**Task statement**
Lines before the one containing "Let z = -52941." are left out; return that line and every line after it exactly, through the end of the data below.

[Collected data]
§
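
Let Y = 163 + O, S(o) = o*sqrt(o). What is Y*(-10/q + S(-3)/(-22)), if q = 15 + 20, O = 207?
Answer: -740/7 + 555*I*sqrt(3)/11 ≈ -105.71 + 87.39*I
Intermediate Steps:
q = 35
S(o) = o**(3/2)
Y = 370 (Y = 163 + 207 = 370)
Y*(-10/q + S(-3)/(-22)) = 370*(-10/35 + (-3)**(3/2)/(-22)) = 370*(-10*1/35 - 3*I*sqrt(3)*(-1/22)) = 370*(-2/7 + 3*I*sqrt(3)/22) = -740/7 + 555*I*sqrt(3)/11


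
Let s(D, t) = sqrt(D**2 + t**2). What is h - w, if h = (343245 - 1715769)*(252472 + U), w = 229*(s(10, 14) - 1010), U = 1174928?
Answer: -1959140526310 - 458*sqrt(74) ≈ -1.9591e+12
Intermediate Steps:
w = -231290 + 458*sqrt(74) (w = 229*(sqrt(10**2 + 14**2) - 1010) = 229*(sqrt(100 + 196) - 1010) = 229*(sqrt(296) - 1010) = 229*(2*sqrt(74) - 1010) = 229*(-1010 + 2*sqrt(74)) = -231290 + 458*sqrt(74) ≈ -2.2735e+5)
h = -1959140757600 (h = (343245 - 1715769)*(252472 + 1174928) = -1372524*1427400 = -1959140757600)
h - w = -1959140757600 - (-231290 + 458*sqrt(74)) = -1959140757600 + (231290 - 458*sqrt(74)) = -1959140526310 - 458*sqrt(74)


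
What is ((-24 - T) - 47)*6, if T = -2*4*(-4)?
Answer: -618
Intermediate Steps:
T = 32 (T = -8*(-4) = 32)
((-24 - T) - 47)*6 = ((-24 - 1*32) - 47)*6 = ((-24 - 32) - 47)*6 = (-56 - 47)*6 = -103*6 = -618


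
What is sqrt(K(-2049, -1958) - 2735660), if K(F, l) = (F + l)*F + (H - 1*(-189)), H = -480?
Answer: 2*sqrt(1368598) ≈ 2339.7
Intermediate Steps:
K(F, l) = -291 + F*(F + l) (K(F, l) = (F + l)*F + (-480 - 1*(-189)) = F*(F + l) + (-480 + 189) = F*(F + l) - 291 = -291 + F*(F + l))
sqrt(K(-2049, -1958) - 2735660) = sqrt((-291 + (-2049)**2 - 2049*(-1958)) - 2735660) = sqrt((-291 + 4198401 + 4011942) - 2735660) = sqrt(8210052 - 2735660) = sqrt(5474392) = 2*sqrt(1368598)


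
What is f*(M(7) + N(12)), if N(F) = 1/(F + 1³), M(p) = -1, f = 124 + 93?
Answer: -2604/13 ≈ -200.31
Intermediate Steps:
f = 217
N(F) = 1/(1 + F) (N(F) = 1/(F + 1) = 1/(1 + F))
f*(M(7) + N(12)) = 217*(-1 + 1/(1 + 12)) = 217*(-1 + 1/13) = 217*(-12/13) = -2604/13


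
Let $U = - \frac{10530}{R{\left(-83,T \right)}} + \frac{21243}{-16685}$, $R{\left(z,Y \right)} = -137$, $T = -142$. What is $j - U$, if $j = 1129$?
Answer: $\frac{2407936246}{2285845} \approx 1053.4$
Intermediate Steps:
$U = \frac{172782759}{2285845}$ ($U = - \frac{10530}{-137} + \frac{21243}{-16685} = \left(-10530\right) \left(- \frac{1}{137}\right) + 21243 \left(- \frac{1}{16685}\right) = \frac{10530}{137} - \frac{21243}{16685} = \frac{172782759}{2285845} \approx 75.588$)
$j - U = 1129 - \frac{172782759}{2285845} = \frac{2407936246}{2285845}$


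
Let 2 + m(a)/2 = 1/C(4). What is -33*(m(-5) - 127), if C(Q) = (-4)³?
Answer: 138369/32 ≈ 4324.0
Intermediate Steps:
C(Q) = -64
m(a) = -129/32 (m(a) = -4 + 2/(-64) = -4 + 2*(-1/64) = -4 - 1/32 = -129/32)
-33*(m(-5) - 127) = -33*(-129/32 - 127) = -33*(-4193/32) = 138369/32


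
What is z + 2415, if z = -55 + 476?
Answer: 2836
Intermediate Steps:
z = 421
z + 2415 = 421 + 2415 = 2836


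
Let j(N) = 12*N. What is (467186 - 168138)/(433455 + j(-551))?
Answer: 299048/426843 ≈ 0.70060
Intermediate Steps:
(467186 - 168138)/(433455 + j(-551)) = (467186 - 168138)/(433455 + 12*(-551)) = 299048/(433455 - 6612) = 299048/426843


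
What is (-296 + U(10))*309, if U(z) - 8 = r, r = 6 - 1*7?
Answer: -89301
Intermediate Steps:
r = -1 (r = 6 - 7 = -1)
U(z) = 7 (U(z) = 8 - 1 = 7)
(-296 + U(10))*309 = (-296 + 7)*309 = -289*309 = -89301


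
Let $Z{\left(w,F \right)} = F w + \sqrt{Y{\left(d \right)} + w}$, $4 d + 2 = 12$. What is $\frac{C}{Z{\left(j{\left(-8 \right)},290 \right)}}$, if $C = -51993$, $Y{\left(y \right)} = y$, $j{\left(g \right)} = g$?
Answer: $\frac{241247520}{10764811} + \frac{51993 i \sqrt{22}}{10764811} \approx 22.411 + 0.022654 i$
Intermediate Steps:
$d = \frac{5}{2}$ ($d = - \frac{1}{2} + \frac{1}{4} \cdot 12 = - \frac{1}{2} + 3 = \frac{5}{2} \approx 2.5$)
$Z{\left(w,F \right)} = \sqrt{\frac{5}{2} + w} + F w$ ($Z{\left(w,F \right)} = F w + \sqrt{\frac{5}{2} + w} = \sqrt{\frac{5}{2} + w} + F w$)
$\frac{C}{Z{\left(j{\left(-8 \right)},290 \right)}} = - \frac{51993}{\frac{\sqrt{10 + 4 \left(-8\right)}}{2} + 290 \left(-8\right)} = - \frac{51993}{\frac{\sqrt{10 - 32}}{2} - 2320} = - \frac{51993}{\frac{\sqrt{-22}}{2} - 2320} = - \frac{51993}{\frac{i \sqrt{22}}{2} - 2320} = - \frac{51993}{-2320 + \frac{i \sqrt{22}}{2}}$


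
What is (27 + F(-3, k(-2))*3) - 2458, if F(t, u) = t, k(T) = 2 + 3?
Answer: -2440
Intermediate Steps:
k(T) = 5
(27 + F(-3, k(-2))*3) - 2458 = (27 - 3*3) - 2458 = (27 - 9) - 2458 = 18 - 2458 = -2440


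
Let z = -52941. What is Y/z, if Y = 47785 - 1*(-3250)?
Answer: -51035/52941 ≈ -0.96400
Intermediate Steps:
Y = 51035 (Y = 47785 + 3250 = 51035)
Y/z = 51035/(-52941) = 51035*(-1/52941) = -51035/52941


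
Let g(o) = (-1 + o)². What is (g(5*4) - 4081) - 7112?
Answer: -10832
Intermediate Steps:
(g(5*4) - 4081) - 7112 = ((-1 + 5*4)² - 4081) - 7112 = ((-1 + 20)² - 4081) - 7112 = (19² - 4081) - 7112 = (361 - 4081) - 7112 = -3720 - 7112 = -10832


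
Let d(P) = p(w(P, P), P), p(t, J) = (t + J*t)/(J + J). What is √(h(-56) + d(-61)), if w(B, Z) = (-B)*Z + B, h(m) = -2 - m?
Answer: I*√1806 ≈ 42.497*I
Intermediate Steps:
w(B, Z) = B - B*Z (w(B, Z) = -B*Z + B = B - B*Z)
p(t, J) = (t + J*t)/(2*J) (p(t, J) = (t + J*t)/((2*J)) = (t + J*t)*(1/(2*J)) = (t + J*t)/(2*J))
d(P) = (1 + P)*(1 - P)/2 (d(P) = (P*(1 - P))*(1 + P)/(2*P) = (1 + P)*(1 - P)/2)
√(h(-56) + d(-61)) = √((-2 - 1*(-56)) + (½ - ½*(-61)²)) = √((-2 + 56) + (½ - ½*3721)) = √(54 + (½ - 3721/2)) = √(54 - 1860) = √(-1806) = I*√1806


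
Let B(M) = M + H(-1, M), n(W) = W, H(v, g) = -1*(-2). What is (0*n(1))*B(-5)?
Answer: 0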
§
**Completed task**
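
Let z = -52941. What is Y/z, if Y = 47785 - 1*(-3250)?
Answer: -51035/52941 ≈ -0.96400
Intermediate Steps:
Y = 51035 (Y = 47785 + 3250 = 51035)
Y/z = 51035/(-52941) = 51035*(-1/52941) = -51035/52941


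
Let g(o) = (-1 + o)². What is (g(5*4) - 4081) - 7112?
Answer: -10832
Intermediate Steps:
(g(5*4) - 4081) - 7112 = ((-1 + 5*4)² - 4081) - 7112 = ((-1 + 20)² - 4081) - 7112 = (19² - 4081) - 7112 = (361 - 4081) - 7112 = -3720 - 7112 = -10832


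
Let d(P) = p(w(P, P), P), p(t, J) = (t + J*t)/(J + J). What is √(h(-56) + d(-61)), if w(B, Z) = (-B)*Z + B, h(m) = -2 - m?
Answer: I*√1806 ≈ 42.497*I
Intermediate Steps:
w(B, Z) = B - B*Z (w(B, Z) = -B*Z + B = B - B*Z)
p(t, J) = (t + J*t)/(2*J) (p(t, J) = (t + J*t)/((2*J)) = (t + J*t)*(1/(2*J)) = (t + J*t)/(2*J))
d(P) = (1 + P)*(1 - P)/2 (d(P) = (P*(1 - P))*(1 + P)/(2*P) = (1 + P)*(1 - P)/2)
√(h(-56) + d(-61)) = √((-2 - 1*(-56)) + (½ - ½*(-61)²)) = √((-2 + 56) + (½ - ½*3721)) = √(54 + (½ - 3721/2)) = √(54 - 1860) = √(-1806) = I*√1806


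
Let B(M) = M + H(-1, M), n(W) = W, H(v, g) = -1*(-2). What is (0*n(1))*B(-5)?
Answer: 0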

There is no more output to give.